[Opening Exercise data section]

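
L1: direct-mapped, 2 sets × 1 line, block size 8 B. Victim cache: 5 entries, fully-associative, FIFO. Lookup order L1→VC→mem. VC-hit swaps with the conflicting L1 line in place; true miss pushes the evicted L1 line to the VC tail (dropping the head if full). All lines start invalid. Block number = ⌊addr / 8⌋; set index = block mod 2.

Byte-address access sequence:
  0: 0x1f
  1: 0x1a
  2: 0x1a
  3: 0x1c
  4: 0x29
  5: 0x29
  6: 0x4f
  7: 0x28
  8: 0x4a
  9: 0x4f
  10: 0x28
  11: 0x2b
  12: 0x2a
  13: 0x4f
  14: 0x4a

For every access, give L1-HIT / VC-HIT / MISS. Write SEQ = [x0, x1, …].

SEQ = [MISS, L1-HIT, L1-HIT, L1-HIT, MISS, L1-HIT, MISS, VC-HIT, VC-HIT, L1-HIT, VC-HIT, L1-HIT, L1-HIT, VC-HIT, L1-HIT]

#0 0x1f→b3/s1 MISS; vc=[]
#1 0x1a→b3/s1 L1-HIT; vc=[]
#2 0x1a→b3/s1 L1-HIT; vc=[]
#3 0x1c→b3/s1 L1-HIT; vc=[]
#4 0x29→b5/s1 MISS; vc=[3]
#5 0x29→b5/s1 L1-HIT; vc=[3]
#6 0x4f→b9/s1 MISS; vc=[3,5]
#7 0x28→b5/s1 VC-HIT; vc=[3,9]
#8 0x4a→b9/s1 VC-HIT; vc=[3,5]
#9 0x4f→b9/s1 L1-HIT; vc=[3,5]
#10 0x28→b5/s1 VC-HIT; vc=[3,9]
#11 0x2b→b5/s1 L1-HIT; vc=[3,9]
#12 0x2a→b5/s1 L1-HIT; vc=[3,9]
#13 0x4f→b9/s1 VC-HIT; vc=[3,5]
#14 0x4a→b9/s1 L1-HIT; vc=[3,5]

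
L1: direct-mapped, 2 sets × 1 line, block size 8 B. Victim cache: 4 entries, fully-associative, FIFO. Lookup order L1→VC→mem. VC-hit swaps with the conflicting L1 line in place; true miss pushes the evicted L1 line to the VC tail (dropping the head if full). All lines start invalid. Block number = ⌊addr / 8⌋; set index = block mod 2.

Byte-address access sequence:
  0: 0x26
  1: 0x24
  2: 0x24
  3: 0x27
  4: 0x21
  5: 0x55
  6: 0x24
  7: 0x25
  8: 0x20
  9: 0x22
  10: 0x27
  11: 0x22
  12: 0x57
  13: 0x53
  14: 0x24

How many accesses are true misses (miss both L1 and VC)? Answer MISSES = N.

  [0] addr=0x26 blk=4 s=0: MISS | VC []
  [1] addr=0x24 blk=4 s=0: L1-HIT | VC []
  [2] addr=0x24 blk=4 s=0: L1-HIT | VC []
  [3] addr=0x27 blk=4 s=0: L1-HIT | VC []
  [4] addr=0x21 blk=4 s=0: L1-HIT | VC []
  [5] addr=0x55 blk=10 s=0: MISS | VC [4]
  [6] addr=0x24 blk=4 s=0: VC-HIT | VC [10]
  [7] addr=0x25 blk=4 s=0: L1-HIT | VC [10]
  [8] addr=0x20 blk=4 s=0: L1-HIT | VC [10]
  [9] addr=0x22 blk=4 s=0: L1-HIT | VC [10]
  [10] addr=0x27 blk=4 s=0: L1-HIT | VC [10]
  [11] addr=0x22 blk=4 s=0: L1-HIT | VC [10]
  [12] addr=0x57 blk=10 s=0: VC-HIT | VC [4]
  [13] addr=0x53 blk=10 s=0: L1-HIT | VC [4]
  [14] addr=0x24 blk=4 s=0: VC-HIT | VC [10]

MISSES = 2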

[Closing Exercise data section]

# Problem requirements:
If a line in the entries above contains "lines", report it.

# Final answer:
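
L1: direct-mapped, 2 sets × 1 line, block size 8 B. Victim cache: 5 entries, fully-associative, FIFO. Lookup order L1→VC→mem. VC-hit swaps with the conflicting L1 line in place; true miss pushes the evicted L1 line to the VC tail (dropping the head if full). All lines start invalid. Block number = ⌊addr / 8⌋; set index = block mod 2.
L1: direct-mapped, 2 sets × 1 line, block size 8 B. Victim cache: 4 entries, fully-associative, FIFO. Lookup order L1→VC→mem. VC-hit swaps with the conflicting L1 line in place; true miss pushes the evicted L1 line to the VC tail (dropping the head if full). All lines start invalid. Block number = ⌊addr / 8⌋; set index = block mod 2.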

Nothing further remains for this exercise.